[EXERCISE MATERIALS]
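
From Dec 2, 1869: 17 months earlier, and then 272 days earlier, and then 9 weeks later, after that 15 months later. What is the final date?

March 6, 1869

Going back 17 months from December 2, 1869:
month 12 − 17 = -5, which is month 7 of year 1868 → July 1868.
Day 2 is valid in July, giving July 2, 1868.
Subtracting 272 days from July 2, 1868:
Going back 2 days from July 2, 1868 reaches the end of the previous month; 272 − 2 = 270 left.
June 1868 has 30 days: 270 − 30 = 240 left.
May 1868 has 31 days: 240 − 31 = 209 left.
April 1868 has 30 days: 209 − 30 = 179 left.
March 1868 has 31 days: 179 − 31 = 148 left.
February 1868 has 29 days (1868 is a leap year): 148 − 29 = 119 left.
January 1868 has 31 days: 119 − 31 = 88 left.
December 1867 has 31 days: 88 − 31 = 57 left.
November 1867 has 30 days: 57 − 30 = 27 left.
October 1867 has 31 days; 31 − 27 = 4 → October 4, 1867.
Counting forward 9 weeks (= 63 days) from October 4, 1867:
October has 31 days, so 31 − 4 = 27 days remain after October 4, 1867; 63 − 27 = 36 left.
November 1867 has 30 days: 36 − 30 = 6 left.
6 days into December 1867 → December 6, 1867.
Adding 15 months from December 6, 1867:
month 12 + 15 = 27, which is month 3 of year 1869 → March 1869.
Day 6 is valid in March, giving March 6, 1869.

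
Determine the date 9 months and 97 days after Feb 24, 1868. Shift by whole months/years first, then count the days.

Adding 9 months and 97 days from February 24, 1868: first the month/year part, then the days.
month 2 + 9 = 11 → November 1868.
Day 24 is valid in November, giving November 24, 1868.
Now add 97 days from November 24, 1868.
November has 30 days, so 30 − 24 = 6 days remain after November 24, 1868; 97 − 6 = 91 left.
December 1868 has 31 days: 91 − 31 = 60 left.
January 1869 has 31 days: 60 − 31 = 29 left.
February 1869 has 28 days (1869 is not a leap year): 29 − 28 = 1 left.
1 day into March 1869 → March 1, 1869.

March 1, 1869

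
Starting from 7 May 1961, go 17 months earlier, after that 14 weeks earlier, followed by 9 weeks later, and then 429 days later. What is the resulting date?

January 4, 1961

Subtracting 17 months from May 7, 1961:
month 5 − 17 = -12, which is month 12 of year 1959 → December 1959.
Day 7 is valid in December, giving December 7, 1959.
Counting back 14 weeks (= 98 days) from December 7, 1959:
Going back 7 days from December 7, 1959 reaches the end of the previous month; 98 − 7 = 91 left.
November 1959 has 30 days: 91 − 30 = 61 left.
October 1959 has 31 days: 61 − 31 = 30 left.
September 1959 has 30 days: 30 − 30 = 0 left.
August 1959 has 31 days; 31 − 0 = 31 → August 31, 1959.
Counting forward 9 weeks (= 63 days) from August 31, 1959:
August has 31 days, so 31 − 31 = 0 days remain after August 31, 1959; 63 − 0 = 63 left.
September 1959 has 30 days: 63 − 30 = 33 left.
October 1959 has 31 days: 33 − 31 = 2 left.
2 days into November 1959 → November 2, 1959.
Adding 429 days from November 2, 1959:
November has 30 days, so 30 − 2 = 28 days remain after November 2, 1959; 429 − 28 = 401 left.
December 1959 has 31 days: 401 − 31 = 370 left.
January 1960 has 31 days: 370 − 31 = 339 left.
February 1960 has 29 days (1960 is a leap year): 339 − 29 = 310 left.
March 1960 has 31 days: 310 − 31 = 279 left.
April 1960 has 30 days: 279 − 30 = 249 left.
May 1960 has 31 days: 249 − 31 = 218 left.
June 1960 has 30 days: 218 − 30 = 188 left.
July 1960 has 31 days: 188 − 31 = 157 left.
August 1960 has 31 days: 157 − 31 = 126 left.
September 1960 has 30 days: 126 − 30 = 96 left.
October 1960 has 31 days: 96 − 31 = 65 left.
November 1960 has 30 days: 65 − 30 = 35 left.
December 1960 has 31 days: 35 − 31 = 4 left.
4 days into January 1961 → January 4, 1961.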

[TASK GOAL] Copy the listing word for word.

[THE COMPLETED TASK]
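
From Dec 2, 1869: 17 months earlier, and then 272 days earlier, and then 9 weeks later, after that 15 months later. What is the final date?

March 6, 1869

Going back 17 months from December 2, 1869:
month 12 − 17 = -5, which is month 7 of year 1868 → July 1868.
Day 2 is valid in July, giving July 2, 1868.
Subtracting 272 days from July 2, 1868:
Going back 2 days from July 2, 1868 reaches the end of the previous month; 272 − 2 = 270 left.
June 1868 has 30 days: 270 − 30 = 240 left.
May 1868 has 31 days: 240 − 31 = 209 left.
April 1868 has 30 days: 209 − 30 = 179 left.
March 1868 has 31 days: 179 − 31 = 148 left.
February 1868 has 29 days (1868 is a leap year): 148 − 29 = 119 left.
January 1868 has 31 days: 119 − 31 = 88 left.
December 1867 has 31 days: 88 − 31 = 57 left.
November 1867 has 30 days: 57 − 30 = 27 left.
October 1867 has 31 days; 31 − 27 = 4 → October 4, 1867.
Counting forward 9 weeks (= 63 days) from October 4, 1867:
October has 31 days, so 31 − 4 = 27 days remain after October 4, 1867; 63 − 27 = 36 left.
November 1867 has 30 days: 36 − 30 = 6 left.
6 days into December 1867 → December 6, 1867.
Adding 15 months from December 6, 1867:
month 12 + 15 = 27, which is month 3 of year 1869 → March 1869.
Day 6 is valid in March, giving March 6, 1869.

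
Determine the date 9 months and 97 days after Feb 24, 1868. Shift by whole months/years first, then count the days.

Adding 9 months and 97 days from February 24, 1868: first the month/year part, then the days.
month 2 + 9 = 11 → November 1868.
Day 24 is valid in November, giving November 24, 1868.
Now add 97 days from November 24, 1868.
November has 30 days, so 30 − 24 = 6 days remain after November 24, 1868; 97 − 6 = 91 left.
December 1868 has 31 days: 91 − 31 = 60 left.
January 1869 has 31 days: 60 − 31 = 29 left.
February 1869 has 28 days (1869 is not a leap year): 29 − 28 = 1 left.
1 day into March 1869 → March 1, 1869.

March 1, 1869

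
Starting from 7 May 1961, go 17 months earlier, after that 14 weeks earlier, followed by 9 weeks later, and then 429 days later. What is the resulting date?

January 4, 1961

Subtracting 17 months from May 7, 1961:
month 5 − 17 = -12, which is month 12 of year 1959 → December 1959.
Day 7 is valid in December, giving December 7, 1959.
Counting back 14 weeks (= 98 days) from December 7, 1959:
Going back 7 days from December 7, 1959 reaches the end of the previous month; 98 − 7 = 91 left.
November 1959 has 30 days: 91 − 30 = 61 left.
October 1959 has 31 days: 61 − 31 = 30 left.
September 1959 has 30 days: 30 − 30 = 0 left.
August 1959 has 31 days; 31 − 0 = 31 → August 31, 1959.
Counting forward 9 weeks (= 63 days) from August 31, 1959:
August has 31 days, so 31 − 31 = 0 days remain after August 31, 1959; 63 − 0 = 63 left.
September 1959 has 30 days: 63 − 30 = 33 left.
October 1959 has 31 days: 33 − 31 = 2 left.
2 days into November 1959 → November 2, 1959.
Adding 429 days from November 2, 1959:
November has 30 days, so 30 − 2 = 28 days remain after November 2, 1959; 429 − 28 = 401 left.
December 1959 has 31 days: 401 − 31 = 370 left.
January 1960 has 31 days: 370 − 31 = 339 left.
February 1960 has 29 days (1960 is a leap year): 339 − 29 = 310 left.
March 1960 has 31 days: 310 − 31 = 279 left.
April 1960 has 30 days: 279 − 30 = 249 left.
May 1960 has 31 days: 249 − 31 = 218 left.
June 1960 has 30 days: 218 − 30 = 188 left.
July 1960 has 31 days: 188 − 31 = 157 left.
August 1960 has 31 days: 157 − 31 = 126 left.
September 1960 has 30 days: 126 − 30 = 96 left.
October 1960 has 31 days: 96 − 31 = 65 left.
November 1960 has 30 days: 65 − 30 = 35 left.
December 1960 has 31 days: 35 − 31 = 4 left.
4 days into January 1961 → January 4, 1961.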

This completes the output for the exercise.